[Exercise details] Return all lines from the listing below that include the word "consultant".

BEGIN

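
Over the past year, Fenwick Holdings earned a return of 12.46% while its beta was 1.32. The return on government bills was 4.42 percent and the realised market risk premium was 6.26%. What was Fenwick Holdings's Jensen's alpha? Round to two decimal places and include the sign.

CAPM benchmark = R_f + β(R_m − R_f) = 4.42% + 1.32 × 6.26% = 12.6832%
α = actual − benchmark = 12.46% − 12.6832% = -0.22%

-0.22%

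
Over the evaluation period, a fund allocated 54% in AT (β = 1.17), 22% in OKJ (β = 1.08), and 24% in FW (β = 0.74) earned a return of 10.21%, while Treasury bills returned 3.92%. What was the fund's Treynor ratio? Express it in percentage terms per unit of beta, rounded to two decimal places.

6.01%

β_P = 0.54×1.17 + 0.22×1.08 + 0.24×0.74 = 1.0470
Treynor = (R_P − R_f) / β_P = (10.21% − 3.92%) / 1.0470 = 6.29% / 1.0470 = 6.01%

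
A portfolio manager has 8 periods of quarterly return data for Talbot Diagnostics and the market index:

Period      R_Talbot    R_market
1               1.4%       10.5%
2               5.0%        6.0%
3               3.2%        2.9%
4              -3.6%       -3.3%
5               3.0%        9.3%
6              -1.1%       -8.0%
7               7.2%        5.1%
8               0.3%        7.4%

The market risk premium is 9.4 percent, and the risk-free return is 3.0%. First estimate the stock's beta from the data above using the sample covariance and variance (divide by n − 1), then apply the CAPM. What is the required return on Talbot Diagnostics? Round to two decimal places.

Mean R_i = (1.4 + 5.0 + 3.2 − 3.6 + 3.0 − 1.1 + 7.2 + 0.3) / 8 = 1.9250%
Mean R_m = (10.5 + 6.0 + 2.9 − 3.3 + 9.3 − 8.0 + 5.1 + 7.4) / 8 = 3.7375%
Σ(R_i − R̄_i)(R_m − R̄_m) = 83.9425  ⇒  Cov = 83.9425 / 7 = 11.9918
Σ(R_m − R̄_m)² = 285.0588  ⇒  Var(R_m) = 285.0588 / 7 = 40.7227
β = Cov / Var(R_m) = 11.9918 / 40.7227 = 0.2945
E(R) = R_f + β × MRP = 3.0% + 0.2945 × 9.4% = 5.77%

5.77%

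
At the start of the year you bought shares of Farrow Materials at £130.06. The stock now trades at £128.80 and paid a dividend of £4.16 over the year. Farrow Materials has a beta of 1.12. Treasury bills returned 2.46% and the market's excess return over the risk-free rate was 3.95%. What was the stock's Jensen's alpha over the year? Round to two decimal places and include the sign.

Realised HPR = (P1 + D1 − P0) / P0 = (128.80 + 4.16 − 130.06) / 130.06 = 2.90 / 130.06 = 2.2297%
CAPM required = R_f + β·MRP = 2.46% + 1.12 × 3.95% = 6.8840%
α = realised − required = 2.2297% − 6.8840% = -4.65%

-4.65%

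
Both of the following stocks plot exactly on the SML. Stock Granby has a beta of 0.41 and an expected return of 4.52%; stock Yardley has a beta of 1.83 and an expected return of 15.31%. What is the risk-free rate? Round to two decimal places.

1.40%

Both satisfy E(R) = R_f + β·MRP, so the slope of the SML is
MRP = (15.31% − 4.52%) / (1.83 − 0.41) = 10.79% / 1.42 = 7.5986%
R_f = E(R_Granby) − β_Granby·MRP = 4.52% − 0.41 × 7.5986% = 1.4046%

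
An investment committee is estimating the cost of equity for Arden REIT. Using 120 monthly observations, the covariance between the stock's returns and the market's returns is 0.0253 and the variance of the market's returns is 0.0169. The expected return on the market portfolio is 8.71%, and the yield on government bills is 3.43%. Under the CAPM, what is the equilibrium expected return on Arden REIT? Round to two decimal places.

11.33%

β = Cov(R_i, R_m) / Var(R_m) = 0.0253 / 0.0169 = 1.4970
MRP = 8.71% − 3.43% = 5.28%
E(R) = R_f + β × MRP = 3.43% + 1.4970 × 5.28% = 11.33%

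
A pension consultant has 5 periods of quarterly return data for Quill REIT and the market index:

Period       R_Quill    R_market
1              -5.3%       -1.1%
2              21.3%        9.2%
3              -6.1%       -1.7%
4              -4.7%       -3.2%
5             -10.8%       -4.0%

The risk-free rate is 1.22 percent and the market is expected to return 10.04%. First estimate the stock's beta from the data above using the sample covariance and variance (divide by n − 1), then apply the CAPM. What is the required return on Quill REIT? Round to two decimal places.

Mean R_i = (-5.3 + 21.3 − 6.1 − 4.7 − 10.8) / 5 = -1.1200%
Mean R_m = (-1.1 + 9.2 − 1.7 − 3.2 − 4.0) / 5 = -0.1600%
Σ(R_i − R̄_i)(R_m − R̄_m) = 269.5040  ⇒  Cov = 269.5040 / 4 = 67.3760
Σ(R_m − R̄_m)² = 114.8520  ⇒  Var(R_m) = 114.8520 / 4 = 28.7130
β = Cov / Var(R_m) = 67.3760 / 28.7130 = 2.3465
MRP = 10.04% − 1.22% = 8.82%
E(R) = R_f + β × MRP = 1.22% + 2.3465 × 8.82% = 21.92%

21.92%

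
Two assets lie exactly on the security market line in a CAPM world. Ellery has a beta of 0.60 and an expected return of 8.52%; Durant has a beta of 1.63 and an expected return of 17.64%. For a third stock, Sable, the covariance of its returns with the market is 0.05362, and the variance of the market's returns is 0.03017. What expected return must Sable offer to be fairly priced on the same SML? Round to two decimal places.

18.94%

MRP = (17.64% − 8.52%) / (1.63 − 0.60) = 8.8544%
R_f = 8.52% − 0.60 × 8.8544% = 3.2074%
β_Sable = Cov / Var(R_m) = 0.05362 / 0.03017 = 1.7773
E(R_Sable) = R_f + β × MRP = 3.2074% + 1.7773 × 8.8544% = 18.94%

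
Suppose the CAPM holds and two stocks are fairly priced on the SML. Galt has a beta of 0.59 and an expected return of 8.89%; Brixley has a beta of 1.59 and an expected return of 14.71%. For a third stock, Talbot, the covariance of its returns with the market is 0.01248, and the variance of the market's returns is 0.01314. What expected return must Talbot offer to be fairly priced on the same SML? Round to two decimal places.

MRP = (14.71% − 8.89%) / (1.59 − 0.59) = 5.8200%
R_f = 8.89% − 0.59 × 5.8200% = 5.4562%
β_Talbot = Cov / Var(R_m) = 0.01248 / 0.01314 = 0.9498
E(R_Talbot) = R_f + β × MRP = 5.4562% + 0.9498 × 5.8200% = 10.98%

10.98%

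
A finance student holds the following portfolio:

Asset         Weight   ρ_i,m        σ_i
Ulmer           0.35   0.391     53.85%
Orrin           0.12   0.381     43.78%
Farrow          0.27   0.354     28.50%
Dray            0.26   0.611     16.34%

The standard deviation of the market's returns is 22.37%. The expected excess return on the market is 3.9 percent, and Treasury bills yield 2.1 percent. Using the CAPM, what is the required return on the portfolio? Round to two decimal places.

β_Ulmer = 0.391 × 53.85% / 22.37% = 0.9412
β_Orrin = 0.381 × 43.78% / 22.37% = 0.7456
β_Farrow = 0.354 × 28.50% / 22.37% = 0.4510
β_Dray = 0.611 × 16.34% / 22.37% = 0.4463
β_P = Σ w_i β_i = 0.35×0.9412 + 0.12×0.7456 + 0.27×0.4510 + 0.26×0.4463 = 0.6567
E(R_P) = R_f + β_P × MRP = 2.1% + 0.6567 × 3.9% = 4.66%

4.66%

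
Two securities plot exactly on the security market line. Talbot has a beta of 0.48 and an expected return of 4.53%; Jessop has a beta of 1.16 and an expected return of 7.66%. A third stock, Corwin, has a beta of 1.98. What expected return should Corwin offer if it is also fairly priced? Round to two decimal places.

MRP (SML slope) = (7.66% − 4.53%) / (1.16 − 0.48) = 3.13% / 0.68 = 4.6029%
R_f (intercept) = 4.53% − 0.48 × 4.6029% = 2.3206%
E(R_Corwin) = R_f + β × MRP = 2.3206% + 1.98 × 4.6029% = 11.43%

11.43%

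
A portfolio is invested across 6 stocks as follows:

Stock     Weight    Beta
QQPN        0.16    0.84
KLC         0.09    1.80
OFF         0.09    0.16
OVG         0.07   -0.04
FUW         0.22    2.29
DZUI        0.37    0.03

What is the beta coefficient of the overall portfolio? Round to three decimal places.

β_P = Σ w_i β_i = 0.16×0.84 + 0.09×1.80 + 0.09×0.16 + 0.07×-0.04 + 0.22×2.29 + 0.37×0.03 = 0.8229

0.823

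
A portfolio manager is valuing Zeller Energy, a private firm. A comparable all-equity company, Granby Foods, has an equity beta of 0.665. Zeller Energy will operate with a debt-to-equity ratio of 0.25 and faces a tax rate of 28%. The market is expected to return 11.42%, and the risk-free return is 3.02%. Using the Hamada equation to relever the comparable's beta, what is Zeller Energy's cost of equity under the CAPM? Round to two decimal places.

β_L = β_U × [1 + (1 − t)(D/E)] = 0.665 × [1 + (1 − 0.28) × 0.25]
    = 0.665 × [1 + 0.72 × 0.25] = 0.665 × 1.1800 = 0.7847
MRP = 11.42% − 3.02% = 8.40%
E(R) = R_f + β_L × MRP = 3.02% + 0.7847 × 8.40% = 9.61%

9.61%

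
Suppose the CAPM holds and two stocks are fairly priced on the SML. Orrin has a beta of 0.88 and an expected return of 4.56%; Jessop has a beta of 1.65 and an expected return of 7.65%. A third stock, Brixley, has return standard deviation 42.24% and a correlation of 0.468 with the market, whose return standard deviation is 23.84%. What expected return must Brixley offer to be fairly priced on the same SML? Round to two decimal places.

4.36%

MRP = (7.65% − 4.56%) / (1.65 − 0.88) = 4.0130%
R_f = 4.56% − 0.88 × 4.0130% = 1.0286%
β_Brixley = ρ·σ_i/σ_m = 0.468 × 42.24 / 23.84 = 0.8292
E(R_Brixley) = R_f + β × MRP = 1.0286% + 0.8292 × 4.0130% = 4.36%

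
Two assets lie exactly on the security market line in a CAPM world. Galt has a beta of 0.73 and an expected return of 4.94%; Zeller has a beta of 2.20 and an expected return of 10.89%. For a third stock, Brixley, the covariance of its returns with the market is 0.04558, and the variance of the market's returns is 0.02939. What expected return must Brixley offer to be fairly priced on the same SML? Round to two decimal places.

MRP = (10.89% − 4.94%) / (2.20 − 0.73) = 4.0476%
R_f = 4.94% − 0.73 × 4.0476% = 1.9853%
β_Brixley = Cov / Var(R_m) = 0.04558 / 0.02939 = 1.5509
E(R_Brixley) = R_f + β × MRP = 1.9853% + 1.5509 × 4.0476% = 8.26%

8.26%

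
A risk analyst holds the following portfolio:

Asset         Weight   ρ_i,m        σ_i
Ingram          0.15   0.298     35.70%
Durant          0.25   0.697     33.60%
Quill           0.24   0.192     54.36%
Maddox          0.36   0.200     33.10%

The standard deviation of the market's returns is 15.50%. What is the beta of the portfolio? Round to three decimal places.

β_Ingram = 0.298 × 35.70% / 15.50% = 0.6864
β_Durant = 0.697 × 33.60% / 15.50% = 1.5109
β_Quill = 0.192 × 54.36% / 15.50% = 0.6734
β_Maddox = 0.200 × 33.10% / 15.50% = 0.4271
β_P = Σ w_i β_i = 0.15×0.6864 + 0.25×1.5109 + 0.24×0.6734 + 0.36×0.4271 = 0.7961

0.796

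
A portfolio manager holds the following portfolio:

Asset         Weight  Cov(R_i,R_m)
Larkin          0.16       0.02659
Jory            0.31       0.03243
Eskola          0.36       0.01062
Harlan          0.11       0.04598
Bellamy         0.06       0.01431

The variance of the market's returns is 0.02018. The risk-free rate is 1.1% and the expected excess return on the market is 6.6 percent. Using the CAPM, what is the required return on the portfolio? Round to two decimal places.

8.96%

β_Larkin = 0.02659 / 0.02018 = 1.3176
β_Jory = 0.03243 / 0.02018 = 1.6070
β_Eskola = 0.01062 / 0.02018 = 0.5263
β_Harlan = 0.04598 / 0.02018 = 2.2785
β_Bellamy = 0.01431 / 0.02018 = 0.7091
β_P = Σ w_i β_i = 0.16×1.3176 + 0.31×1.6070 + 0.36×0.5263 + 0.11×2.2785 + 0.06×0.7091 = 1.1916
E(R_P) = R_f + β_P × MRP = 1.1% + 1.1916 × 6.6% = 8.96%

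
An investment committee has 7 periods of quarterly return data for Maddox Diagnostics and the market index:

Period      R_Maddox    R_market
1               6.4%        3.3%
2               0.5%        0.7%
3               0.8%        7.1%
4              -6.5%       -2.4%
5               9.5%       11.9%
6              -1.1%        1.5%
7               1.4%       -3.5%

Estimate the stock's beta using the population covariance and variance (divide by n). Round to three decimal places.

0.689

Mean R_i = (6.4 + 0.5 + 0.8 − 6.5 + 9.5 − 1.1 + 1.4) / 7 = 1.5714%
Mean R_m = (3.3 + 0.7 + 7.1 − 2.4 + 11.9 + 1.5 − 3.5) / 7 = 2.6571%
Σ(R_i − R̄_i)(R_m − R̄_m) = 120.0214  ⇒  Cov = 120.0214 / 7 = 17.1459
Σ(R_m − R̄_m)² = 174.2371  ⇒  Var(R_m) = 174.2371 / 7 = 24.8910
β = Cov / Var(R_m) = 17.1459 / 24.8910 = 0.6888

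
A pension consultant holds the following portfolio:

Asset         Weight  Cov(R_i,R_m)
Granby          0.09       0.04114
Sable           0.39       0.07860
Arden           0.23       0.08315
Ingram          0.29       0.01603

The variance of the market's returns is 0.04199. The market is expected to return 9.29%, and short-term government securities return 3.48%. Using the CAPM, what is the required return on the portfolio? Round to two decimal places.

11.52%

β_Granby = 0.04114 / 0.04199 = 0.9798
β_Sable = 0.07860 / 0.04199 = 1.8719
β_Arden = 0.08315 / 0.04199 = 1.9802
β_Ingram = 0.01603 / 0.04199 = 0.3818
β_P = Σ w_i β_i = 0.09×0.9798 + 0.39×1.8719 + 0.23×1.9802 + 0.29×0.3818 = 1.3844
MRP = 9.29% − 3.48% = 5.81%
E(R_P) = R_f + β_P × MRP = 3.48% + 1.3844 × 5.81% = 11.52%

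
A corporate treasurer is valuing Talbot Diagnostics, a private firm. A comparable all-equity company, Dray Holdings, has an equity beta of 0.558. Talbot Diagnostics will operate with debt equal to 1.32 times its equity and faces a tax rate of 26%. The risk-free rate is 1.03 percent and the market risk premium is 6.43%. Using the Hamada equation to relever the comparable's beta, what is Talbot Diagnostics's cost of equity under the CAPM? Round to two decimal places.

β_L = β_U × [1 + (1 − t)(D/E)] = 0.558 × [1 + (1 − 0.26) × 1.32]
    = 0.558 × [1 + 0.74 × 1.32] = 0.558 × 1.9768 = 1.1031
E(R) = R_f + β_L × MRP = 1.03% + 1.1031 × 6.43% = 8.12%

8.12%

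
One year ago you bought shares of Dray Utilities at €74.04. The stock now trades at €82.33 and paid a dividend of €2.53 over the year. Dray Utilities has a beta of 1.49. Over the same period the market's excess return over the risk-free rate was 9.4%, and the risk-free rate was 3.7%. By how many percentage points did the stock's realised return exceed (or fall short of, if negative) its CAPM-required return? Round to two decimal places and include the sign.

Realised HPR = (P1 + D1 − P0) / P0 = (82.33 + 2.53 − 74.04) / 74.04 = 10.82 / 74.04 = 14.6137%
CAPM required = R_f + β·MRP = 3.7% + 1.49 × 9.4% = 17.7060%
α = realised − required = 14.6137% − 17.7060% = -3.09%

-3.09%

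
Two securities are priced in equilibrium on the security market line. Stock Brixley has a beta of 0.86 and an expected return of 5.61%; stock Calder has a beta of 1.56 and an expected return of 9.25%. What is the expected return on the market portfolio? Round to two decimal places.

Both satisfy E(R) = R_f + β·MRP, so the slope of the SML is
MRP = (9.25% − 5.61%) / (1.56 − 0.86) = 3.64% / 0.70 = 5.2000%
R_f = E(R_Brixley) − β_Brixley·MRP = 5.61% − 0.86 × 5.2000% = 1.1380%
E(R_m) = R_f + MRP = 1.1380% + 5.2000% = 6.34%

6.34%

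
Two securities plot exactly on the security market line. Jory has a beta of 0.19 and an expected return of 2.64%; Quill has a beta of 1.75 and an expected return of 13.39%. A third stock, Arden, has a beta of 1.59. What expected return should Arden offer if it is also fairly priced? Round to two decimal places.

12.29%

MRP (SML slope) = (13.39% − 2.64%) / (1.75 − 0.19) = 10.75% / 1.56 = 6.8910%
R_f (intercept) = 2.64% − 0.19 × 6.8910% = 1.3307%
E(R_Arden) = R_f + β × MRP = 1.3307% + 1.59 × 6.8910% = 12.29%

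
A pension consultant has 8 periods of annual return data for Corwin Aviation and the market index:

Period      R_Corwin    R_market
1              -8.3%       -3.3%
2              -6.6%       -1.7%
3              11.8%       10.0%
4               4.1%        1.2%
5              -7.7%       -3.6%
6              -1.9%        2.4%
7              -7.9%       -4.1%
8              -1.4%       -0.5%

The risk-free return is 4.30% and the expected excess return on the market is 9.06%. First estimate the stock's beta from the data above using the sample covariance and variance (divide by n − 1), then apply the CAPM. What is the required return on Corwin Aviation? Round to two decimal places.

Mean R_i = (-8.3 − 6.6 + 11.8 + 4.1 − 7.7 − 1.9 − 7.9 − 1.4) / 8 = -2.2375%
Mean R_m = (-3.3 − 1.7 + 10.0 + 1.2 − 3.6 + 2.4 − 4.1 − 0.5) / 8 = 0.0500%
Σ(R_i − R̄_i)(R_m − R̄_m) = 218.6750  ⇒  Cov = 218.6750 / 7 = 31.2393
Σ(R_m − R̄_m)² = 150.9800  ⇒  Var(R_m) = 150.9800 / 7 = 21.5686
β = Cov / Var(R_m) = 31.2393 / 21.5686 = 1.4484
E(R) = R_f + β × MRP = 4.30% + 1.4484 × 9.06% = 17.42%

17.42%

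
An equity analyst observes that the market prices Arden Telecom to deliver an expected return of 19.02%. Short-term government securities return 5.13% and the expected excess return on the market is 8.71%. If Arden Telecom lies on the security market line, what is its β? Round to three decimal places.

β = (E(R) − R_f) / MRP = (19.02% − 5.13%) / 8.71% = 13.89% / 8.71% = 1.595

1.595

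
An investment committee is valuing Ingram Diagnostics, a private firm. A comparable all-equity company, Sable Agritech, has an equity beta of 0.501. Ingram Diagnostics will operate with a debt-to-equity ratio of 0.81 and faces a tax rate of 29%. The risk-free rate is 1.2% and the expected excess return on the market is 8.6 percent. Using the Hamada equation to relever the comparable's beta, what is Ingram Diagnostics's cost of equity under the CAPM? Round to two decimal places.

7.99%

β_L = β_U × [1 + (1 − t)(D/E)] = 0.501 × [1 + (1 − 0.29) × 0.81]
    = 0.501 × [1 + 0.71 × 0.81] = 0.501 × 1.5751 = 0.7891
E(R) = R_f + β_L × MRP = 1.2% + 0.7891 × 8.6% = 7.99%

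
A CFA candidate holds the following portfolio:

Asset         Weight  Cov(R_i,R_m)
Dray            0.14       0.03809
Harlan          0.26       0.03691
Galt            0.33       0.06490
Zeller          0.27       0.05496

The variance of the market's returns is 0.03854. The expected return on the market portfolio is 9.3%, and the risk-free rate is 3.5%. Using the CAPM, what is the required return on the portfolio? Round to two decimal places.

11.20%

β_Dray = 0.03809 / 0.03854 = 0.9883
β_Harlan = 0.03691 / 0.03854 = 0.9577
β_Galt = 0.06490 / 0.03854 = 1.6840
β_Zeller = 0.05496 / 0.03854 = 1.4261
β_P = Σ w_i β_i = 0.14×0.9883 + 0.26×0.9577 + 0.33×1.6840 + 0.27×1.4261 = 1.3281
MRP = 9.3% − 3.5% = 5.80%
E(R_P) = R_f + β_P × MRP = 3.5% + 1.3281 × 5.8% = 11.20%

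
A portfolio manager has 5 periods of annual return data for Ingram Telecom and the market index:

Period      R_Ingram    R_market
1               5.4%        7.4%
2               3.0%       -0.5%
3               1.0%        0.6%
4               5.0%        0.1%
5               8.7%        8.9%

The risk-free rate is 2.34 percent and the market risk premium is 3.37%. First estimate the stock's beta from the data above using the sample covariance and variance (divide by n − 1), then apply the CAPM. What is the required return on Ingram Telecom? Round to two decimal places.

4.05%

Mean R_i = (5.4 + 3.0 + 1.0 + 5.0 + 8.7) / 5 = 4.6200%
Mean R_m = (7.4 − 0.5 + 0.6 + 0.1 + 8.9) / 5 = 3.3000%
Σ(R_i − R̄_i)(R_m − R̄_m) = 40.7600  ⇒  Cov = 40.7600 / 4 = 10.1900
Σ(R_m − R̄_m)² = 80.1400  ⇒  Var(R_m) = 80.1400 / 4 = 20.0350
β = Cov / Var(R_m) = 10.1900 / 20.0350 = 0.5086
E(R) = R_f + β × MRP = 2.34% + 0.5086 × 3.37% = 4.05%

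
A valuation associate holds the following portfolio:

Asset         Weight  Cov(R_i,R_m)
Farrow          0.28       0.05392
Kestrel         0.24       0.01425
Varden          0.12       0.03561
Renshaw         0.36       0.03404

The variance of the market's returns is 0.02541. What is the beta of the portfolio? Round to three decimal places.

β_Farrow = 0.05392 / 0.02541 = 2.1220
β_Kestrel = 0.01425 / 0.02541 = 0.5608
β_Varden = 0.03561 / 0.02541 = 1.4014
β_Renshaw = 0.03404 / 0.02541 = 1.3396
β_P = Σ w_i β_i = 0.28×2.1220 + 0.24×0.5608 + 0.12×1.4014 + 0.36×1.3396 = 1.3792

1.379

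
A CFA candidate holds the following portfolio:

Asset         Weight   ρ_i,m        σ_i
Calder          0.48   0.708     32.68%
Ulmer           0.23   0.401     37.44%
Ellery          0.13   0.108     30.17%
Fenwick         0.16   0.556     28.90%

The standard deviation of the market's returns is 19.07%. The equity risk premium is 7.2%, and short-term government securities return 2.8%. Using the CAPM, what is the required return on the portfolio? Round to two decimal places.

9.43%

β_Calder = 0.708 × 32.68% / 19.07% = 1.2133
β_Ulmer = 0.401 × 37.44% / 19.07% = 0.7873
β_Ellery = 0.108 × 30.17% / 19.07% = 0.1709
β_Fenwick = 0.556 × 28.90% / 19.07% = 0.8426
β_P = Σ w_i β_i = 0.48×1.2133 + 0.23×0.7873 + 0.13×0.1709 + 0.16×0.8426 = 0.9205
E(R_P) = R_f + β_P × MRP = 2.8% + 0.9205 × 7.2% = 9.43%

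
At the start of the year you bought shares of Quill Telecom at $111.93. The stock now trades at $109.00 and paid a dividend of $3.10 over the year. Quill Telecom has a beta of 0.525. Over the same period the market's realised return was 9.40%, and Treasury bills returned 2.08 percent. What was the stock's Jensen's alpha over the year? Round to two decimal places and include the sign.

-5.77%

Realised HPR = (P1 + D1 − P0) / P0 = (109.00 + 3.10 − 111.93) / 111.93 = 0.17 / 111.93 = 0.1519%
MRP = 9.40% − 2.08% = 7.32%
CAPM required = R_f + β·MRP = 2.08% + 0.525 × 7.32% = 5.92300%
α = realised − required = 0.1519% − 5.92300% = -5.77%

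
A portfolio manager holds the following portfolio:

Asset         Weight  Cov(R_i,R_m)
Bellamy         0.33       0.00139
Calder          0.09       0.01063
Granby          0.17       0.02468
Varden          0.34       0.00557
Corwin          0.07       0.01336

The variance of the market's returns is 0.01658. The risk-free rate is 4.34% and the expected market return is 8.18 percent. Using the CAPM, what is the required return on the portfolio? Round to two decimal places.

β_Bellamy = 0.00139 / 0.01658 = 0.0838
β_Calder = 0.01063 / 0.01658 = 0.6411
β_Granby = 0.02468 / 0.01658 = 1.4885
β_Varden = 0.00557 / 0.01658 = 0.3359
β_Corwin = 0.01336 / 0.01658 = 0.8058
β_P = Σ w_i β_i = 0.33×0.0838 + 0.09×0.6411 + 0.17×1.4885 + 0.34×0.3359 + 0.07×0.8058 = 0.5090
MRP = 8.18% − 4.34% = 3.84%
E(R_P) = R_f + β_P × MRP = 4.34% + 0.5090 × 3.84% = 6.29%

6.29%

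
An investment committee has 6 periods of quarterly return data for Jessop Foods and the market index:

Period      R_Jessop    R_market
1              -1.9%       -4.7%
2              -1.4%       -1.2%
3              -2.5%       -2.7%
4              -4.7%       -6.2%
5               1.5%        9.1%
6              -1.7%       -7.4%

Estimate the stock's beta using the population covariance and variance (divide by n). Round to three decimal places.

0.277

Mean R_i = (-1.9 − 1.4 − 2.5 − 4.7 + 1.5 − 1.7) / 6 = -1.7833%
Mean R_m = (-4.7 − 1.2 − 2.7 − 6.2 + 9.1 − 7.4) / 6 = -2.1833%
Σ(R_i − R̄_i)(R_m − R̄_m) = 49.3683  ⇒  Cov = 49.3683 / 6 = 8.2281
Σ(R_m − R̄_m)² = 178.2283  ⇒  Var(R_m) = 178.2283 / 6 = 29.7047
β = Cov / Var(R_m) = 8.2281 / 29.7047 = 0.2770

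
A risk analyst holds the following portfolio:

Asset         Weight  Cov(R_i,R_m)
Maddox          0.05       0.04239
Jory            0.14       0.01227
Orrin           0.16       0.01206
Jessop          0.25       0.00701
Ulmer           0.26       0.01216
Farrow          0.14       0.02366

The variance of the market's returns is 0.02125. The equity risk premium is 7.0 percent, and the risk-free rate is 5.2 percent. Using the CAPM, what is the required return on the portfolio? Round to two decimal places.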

END

[Task response]
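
A pension consultant has 5 periods of quarterly return data for Quill REIT and the market index:
A pension consultant holds the following portfolio:
A pension consultant has 8 periods of annual return data for Corwin Aviation and the market index: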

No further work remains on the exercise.